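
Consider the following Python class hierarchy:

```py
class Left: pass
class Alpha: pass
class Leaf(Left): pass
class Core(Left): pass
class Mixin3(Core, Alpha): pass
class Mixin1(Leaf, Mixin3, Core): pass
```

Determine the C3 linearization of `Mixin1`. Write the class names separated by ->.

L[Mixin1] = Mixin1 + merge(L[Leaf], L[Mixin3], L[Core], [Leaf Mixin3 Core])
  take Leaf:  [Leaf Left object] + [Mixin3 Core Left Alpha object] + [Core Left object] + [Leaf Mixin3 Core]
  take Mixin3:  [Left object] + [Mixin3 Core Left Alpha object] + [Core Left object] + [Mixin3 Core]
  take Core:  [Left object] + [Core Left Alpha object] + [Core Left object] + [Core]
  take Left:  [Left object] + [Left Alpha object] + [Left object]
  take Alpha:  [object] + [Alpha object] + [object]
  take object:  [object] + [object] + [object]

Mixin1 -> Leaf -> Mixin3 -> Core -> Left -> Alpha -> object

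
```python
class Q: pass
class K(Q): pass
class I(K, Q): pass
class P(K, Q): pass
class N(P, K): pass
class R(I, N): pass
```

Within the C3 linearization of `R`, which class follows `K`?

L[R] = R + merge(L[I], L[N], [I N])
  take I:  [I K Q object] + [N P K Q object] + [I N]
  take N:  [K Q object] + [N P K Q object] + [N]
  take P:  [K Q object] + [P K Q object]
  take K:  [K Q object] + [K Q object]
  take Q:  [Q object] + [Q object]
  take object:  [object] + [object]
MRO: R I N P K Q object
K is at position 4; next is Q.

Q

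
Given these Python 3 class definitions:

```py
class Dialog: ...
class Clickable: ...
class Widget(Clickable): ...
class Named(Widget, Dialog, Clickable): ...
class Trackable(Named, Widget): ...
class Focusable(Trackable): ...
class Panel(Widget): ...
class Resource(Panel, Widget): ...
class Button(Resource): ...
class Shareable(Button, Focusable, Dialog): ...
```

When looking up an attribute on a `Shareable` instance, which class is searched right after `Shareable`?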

---

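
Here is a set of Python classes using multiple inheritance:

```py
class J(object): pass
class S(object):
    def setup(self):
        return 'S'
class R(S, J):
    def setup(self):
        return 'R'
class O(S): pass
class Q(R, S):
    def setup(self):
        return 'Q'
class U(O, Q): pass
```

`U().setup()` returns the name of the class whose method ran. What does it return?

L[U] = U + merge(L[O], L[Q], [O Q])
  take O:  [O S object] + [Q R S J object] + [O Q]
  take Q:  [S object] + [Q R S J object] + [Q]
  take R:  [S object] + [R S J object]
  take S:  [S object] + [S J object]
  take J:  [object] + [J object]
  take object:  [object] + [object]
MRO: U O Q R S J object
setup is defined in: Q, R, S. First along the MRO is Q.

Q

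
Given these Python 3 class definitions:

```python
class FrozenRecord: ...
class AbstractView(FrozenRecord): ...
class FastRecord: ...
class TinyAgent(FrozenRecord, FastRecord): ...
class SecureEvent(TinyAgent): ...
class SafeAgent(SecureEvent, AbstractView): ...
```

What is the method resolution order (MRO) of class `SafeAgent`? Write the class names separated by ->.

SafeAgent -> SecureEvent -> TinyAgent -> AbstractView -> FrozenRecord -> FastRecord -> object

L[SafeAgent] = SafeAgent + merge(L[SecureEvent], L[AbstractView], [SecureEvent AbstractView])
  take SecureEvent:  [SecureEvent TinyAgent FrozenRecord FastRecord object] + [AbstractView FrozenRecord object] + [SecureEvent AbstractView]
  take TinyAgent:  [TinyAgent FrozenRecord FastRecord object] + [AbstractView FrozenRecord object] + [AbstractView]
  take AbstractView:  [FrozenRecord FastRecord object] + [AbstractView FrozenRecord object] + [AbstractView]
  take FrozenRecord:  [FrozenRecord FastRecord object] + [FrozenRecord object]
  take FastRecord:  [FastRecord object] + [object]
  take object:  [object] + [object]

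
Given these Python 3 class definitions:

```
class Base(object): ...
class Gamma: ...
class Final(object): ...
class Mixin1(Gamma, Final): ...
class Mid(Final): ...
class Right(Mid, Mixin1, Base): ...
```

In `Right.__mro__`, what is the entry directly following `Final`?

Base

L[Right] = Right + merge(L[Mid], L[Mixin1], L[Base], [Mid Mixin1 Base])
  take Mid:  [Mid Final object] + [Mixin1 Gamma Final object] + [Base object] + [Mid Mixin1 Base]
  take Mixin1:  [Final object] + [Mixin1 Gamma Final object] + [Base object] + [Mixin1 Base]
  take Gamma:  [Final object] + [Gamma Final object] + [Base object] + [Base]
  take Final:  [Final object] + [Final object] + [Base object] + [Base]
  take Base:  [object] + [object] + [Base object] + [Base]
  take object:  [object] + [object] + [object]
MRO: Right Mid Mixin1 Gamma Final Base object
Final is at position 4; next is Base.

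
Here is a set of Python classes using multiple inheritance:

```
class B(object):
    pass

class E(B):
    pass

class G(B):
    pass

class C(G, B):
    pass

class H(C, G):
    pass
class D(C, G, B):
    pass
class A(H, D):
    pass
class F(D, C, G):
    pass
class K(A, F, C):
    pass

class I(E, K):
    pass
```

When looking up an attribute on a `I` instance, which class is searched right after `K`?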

* * *

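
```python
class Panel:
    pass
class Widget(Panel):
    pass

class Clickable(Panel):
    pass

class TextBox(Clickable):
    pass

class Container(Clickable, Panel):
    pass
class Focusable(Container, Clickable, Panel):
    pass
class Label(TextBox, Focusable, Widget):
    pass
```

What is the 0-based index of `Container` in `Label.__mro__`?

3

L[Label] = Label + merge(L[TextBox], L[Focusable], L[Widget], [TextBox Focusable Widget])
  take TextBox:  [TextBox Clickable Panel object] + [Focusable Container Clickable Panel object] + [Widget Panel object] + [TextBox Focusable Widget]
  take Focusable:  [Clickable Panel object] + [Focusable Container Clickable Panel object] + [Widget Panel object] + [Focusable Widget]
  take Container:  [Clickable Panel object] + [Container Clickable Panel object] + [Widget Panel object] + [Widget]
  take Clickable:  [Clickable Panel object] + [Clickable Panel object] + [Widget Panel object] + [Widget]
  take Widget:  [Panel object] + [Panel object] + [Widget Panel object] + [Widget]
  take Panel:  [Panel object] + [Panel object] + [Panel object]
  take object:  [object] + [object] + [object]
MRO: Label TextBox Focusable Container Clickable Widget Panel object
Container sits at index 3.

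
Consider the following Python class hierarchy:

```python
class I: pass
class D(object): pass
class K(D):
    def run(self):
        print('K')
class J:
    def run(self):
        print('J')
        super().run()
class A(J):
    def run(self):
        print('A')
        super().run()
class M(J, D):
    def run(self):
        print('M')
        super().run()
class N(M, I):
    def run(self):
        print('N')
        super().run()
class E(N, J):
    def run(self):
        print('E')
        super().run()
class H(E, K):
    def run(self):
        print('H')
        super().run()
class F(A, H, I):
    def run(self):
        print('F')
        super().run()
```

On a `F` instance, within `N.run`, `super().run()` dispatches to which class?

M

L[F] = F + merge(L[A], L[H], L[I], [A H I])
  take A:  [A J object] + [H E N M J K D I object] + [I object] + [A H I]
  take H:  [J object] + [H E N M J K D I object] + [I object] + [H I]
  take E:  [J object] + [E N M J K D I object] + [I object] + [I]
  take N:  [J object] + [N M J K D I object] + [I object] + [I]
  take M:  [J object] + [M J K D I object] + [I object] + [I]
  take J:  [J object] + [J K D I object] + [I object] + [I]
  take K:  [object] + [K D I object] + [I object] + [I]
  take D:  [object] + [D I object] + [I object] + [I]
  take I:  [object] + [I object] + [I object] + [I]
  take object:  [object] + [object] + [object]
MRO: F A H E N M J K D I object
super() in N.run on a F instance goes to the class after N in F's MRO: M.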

EXERCISE: Look through the listing and return each line containing the word "Resource".

THE COMPLETED TASK:
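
class Resource(Panel, Widget): ...
class Button(Resource): ...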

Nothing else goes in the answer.